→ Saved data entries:
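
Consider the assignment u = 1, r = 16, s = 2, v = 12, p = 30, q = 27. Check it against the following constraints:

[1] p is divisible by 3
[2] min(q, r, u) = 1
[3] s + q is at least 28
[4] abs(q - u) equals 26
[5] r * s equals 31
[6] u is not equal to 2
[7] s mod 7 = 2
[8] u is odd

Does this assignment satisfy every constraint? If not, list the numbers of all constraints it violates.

No — constraint 5 is not satisfied.

[1] 30 / 3 = 10, so 3 divides 30  yes
[2] min(27, 16, 1) = 1  yes
[3] s + q = 2 + 27 = 29; 29 ≥ 28  yes
[4] abs(27 - 1) = 26  yes
[5] r * s = 16 * 2 = 32, not 31  no
[6] u = 1, and 1 ≠ 2  yes
[7] 2 mod 7 = 2  yes
[8] u = 1 is odd  yes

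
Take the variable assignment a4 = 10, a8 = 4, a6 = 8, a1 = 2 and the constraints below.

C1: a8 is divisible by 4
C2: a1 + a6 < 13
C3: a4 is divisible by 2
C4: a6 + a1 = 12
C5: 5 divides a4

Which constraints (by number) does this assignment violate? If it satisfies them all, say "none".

C1: 4 / 4 = 1, so 4 divides 4 — holds.
C2: a1 + a6 = 2 + 8 = 10; 10 < 13 — holds.
C3: 10 / 2 = 5, so 2 divides 10 — holds.
C4: a6 + a1 = 8 + 2 = 10, not 12 — does not hold.
C5: 10 / 5 = 2, so 5 divides 10 — holds.

No — constraint 4 is not satisfied.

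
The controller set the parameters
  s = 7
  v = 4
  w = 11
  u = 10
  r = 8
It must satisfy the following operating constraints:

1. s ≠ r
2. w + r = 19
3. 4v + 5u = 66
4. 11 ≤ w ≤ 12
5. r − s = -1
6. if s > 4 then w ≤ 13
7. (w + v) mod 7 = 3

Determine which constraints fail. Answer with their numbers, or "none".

1. s = 7, r = 8; distinct — holds.
2. w + r = 11 + 8 = 19 — holds.
3. 4v + 5u = 4(4) + 5(10) = 66 — holds.
4. w = 11 lies in [11, 12] — holds.
5. r − s = 8 − 7 = 1, not -1 — fails.
6. s = 7 > 4, so we need w ≤ 13; w = 11 ≤ 13 — holds.
7. w + v = 15; 15 mod 7 = 1, not 3 — fails.

Constraints 5 and 7 do not hold.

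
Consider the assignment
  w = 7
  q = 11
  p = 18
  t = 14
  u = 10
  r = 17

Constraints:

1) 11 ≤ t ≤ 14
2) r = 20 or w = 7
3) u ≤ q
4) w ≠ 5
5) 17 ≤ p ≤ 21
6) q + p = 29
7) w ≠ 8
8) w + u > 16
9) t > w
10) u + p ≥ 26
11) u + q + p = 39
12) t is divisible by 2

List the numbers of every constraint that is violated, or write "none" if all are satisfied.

1) t = 14 lies in [11, 14] — satisfied.
2) r = 17 ≠ 20, but w = 7 = 7 (second disjunct) — satisfied.
3) u = 10, q = 11; 10 ≤ 11 — satisfied.
4) w = 7, and 7 ≠ 5 — satisfied.
5) p = 18 lies in [17, 21] — satisfied.
6) q + p = 11 + 18 = 29 — satisfied.
7) w = 7, and 7 ≠ 8 — satisfied.
8) w + u = 7 + 10 = 17; 17 > 16 — satisfied.
9) t = 14, w = 7; 14 > 7 — satisfied.
10) u + p = 10 + 18 = 28; 28 ≥ 26 — satisfied.
11) u + q + p = 10 + 11 + 18 = 39 — satisfied.
12) 14 / 2 = 7, so 2 divides 14 — satisfied.

The assignment satisfies every constraint.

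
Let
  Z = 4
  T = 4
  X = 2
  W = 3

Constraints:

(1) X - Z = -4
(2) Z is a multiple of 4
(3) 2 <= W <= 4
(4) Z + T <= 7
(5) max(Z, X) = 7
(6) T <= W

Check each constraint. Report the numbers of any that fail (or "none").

(1) X - Z = 2 - 4 = -2, not -4 — fails.
(2) 4 / 4 = 1, so 4 divides 4 — holds.
(3) W = 3 lies in [2, 4] — holds.
(4) Z + T = 4 + 4 = 8; 8 > 7, bound 7 not met — fails.
(5) max(4, 2) = 4, not 7 — fails.
(6) T = 4, W = 3; 4 > 3 (want ≤) — fails.

Constraints 1, 4, 5, 6 are violated.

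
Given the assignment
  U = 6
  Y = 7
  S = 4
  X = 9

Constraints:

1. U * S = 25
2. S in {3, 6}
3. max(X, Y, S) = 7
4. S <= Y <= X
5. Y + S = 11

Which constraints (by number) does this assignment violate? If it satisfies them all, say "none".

Constraints 1, 2, and 3 are violated.

1. U * S = 6 * 4 = 24, not 25  ✗
2. S = 4 is not in {3, 6}  ✗
3. max(9, 7, 4) = 9, not 7  ✗
4. values 4 <= 7 <= 9  ✓
5. Y + S = 7 + 4 = 11  ✓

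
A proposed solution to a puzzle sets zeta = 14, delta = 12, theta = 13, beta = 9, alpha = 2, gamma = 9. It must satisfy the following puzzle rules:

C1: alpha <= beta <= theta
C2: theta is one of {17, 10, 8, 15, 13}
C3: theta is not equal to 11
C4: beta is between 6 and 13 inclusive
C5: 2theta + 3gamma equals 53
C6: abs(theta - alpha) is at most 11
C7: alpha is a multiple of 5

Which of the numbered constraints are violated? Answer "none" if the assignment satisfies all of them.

Violated: 7.

C1: values 2 <= 9 <= 13  true
C2: theta = 13 is in {17, 10, 8, 15, 13}  true
C3: theta = 13, and 13 ≠ 11  true
C4: beta = 9 lies in [6, 13]  true
C5: 2theta + 3gamma = 2(13) + 3(9) = 53  true
C6: abs(13 - 2) = 11; 11 ≤ 11  true
C7: 2 = 5*0 + 2, so 5 does not divide 2  false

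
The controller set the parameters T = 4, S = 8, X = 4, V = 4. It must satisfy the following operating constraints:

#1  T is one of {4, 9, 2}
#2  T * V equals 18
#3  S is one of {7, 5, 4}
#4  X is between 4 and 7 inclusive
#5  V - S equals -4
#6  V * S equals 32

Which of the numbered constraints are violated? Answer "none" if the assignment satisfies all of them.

#1 T = 4 is in {4, 9, 2}  yes
#2 T * V = 4 * 4 = 16, not 18  no
#3 S = 8 is not in {7, 5, 4}  no
#4 X = 4 lies in [4, 7]  yes
#5 V - S = 4 - 8 = -4  yes
#6 V * S = 4 * 8 = 32  yes

Constraints 2, 3 are violated.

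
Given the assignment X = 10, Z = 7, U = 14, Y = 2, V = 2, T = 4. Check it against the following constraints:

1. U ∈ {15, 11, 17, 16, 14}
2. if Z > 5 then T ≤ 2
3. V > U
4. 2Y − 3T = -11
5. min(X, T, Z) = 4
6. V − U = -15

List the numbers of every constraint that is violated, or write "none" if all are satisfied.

1. U = 14 is in {15, 11, 17, 16, 14} — holds.
2. Z = 7 > 5, so we need T ≤ 2; but T = 4 > 2 — fails.
3. V = 2, U = 14; 2 ≤ 14 (want >) — fails.
4. 2Y − 3T = 2(2) − 3(4) = -8, not -11 — fails.
5. min(10, 4, 7) = 4 — holds.
6. V − U = 2 − 14 = -12, not -15 — fails.

Constraints 2, 3, 4, and 6 are violated.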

→ TASK TO COMPLETE:
After reading the records above, transcribe them verbatim.

→ RESULT FOR THIS EXERCISE:
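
Consider the assignment u = 1, r = 16, s = 2, v = 12, p = 30, q = 27. Check it against the following constraints:

[1] p is divisible by 3
[2] min(q, r, u) = 1
[3] s + q is at least 28
[4] abs(q - u) equals 26
[5] r * s equals 31
[6] u is not equal to 2
[7] s mod 7 = 2
[8] u is odd

Does this assignment satisfy every constraint? If not, list the numbers of all constraints it violates.

No — constraint 5 is not satisfied.

[1] 30 / 3 = 10, so 3 divides 30  yes
[2] min(27, 16, 1) = 1  yes
[3] s + q = 2 + 27 = 29; 29 ≥ 28  yes
[4] abs(27 - 1) = 26  yes
[5] r * s = 16 * 2 = 32, not 31  no
[6] u = 1, and 1 ≠ 2  yes
[7] 2 mod 7 = 2  yes
[8] u = 1 is odd  yes

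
Take the variable assignment a4 = 10, a8 = 4, a6 = 8, a1 = 2 and the constraints below.

C1: a8 is divisible by 4
C2: a1 + a6 < 13
C3: a4 is divisible by 2
C4: a6 + a1 = 12
C5: 5 divides a4

Which constraints (by number) does this assignment violate? If it satisfies them all, say "none".

C1: 4 / 4 = 1, so 4 divides 4 — holds.
C2: a1 + a6 = 2 + 8 = 10; 10 < 13 — holds.
C3: 10 / 2 = 5, so 2 divides 10 — holds.
C4: a6 + a1 = 8 + 2 = 10, not 12 — does not hold.
C5: 10 / 5 = 2, so 5 divides 10 — holds.

No — constraint 4 is not satisfied.

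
The controller set the parameters
  s = 7
  v = 4
  w = 11
  u = 10
  r = 8
It must satisfy the following operating constraints:

1. s ≠ r
2. w + r = 19
3. 4v + 5u = 66
4. 11 ≤ w ≤ 12
5. r − s = -1
6. if s > 4 then w ≤ 13
7. (w + v) mod 7 = 3

Determine which constraints fail. Answer with their numbers, or "none".

1. s = 7, r = 8; distinct — holds.
2. w + r = 11 + 8 = 19 — holds.
3. 4v + 5u = 4(4) + 5(10) = 66 — holds.
4. w = 11 lies in [11, 12] — holds.
5. r − s = 8 − 7 = 1, not -1 — fails.
6. s = 7 > 4, so we need w ≤ 13; w = 11 ≤ 13 — holds.
7. w + v = 15; 15 mod 7 = 1, not 3 — fails.

Constraints 5 and 7 do not hold.

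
Consider the assignment
  w = 7
  q = 11
  p = 18
  t = 14
  u = 10
  r = 17

Constraints:

1) 11 ≤ t ≤ 14
2) r = 20 or w = 7
3) u ≤ q
4) w ≠ 5
5) 17 ≤ p ≤ 21
6) q + p = 29
7) w ≠ 8
8) w + u > 16
9) t > w
10) u + p ≥ 26
11) u + q + p = 39
12) t is divisible by 2

List the numbers of every constraint that is violated, or write "none" if all are satisfied.

1) t = 14 lies in [11, 14] — satisfied.
2) r = 17 ≠ 20, but w = 7 = 7 (second disjunct) — satisfied.
3) u = 10, q = 11; 10 ≤ 11 — satisfied.
4) w = 7, and 7 ≠ 5 — satisfied.
5) p = 18 lies in [17, 21] — satisfied.
6) q + p = 11 + 18 = 29 — satisfied.
7) w = 7, and 7 ≠ 8 — satisfied.
8) w + u = 7 + 10 = 17; 17 > 16 — satisfied.
9) t = 14, w = 7; 14 > 7 — satisfied.
10) u + p = 10 + 18 = 28; 28 ≥ 26 — satisfied.
11) u + q + p = 10 + 11 + 18 = 39 — satisfied.
12) 14 / 2 = 7, so 2 divides 14 — satisfied.

The assignment satisfies every constraint.

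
Let
  Z = 4
  T = 4
  X = 2
  W = 3

Constraints:

(1) X - Z = -4
(2) Z is a multiple of 4
(3) 2 <= W <= 4
(4) Z + T <= 7
(5) max(Z, X) = 7
(6) T <= W

Check each constraint. Report the numbers of any that fail (or "none").

(1) X - Z = 2 - 4 = -2, not -4 — fails.
(2) 4 / 4 = 1, so 4 divides 4 — holds.
(3) W = 3 lies in [2, 4] — holds.
(4) Z + T = 4 + 4 = 8; 8 > 7, bound 7 not met — fails.
(5) max(4, 2) = 4, not 7 — fails.
(6) T = 4, W = 3; 4 > 3 (want ≤) — fails.

Constraints 1, 4, 5, 6 are violated.

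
Given the assignment
  U = 6
  Y = 7
  S = 4
  X = 9

Constraints:

1. U * S = 25
2. S in {3, 6}
3. max(X, Y, S) = 7
4. S <= Y <= X
5. Y + S = 11

Which constraints (by number) does this assignment violate? If it satisfies them all, say "none".

Constraints 1, 2, and 3 are violated.

1. U * S = 6 * 4 = 24, not 25  ✗
2. S = 4 is not in {3, 6}  ✗
3. max(9, 7, 4) = 9, not 7  ✗
4. values 4 <= 7 <= 9  ✓
5. Y + S = 7 + 4 = 11  ✓

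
A proposed solution to a puzzle sets zeta = 14, delta = 12, theta = 13, beta = 9, alpha = 2, gamma = 9. It must satisfy the following puzzle rules:

C1: alpha <= beta <= theta
C2: theta is one of {17, 10, 8, 15, 13}
C3: theta is not equal to 11
C4: beta is between 6 and 13 inclusive
C5: 2theta + 3gamma equals 53
C6: abs(theta - alpha) is at most 11
C7: alpha is a multiple of 5

Which of the numbered constraints are violated? Answer "none" if the assignment satisfies all of them.

Violated: 7.

C1: values 2 <= 9 <= 13  true
C2: theta = 13 is in {17, 10, 8, 15, 13}  true
C3: theta = 13, and 13 ≠ 11  true
C4: beta = 9 lies in [6, 13]  true
C5: 2theta + 3gamma = 2(13) + 3(9) = 53  true
C6: abs(13 - 2) = 11; 11 ≤ 11  true
C7: 2 = 5*0 + 2, so 5 does not divide 2  false

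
The controller set the parameters T = 4, S = 8, X = 4, V = 4. It must satisfy the following operating constraints:

#1  T is one of {4, 9, 2}
#2  T * V equals 18
#3  S is one of {7, 5, 4}
#4  X is between 4 and 7 inclusive
#5  V - S equals -4
#6  V * S equals 32

Which of the numbered constraints are violated? Answer "none" if the assignment satisfies all of them.

#1 T = 4 is in {4, 9, 2}  yes
#2 T * V = 4 * 4 = 16, not 18  no
#3 S = 8 is not in {7, 5, 4}  no
#4 X = 4 lies in [4, 7]  yes
#5 V - S = 4 - 8 = -4  yes
#6 V * S = 4 * 8 = 32  yes

Constraints 2, 3 are violated.

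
Given the assignment X = 10, Z = 7, U = 14, Y = 2, V = 2, T = 4. Check it against the following constraints:

1. U ∈ {15, 11, 17, 16, 14}
2. if Z > 5 then T ≤ 2
3. V > U
4. 2Y − 3T = -11
5. min(X, T, Z) = 4
6. V − U = -15

List the numbers of every constraint that is violated, or write "none" if all are satisfied.

1. U = 14 is in {15, 11, 17, 16, 14} — holds.
2. Z = 7 > 5, so we need T ≤ 2; but T = 4 > 2 — fails.
3. V = 2, U = 14; 2 ≤ 14 (want >) — fails.
4. 2Y − 3T = 2(2) − 3(4) = -8, not -11 — fails.
5. min(10, 4, 7) = 4 — holds.
6. V − U = 2 − 14 = -12, not -15 — fails.

Constraints 2, 3, 4, and 6 are violated.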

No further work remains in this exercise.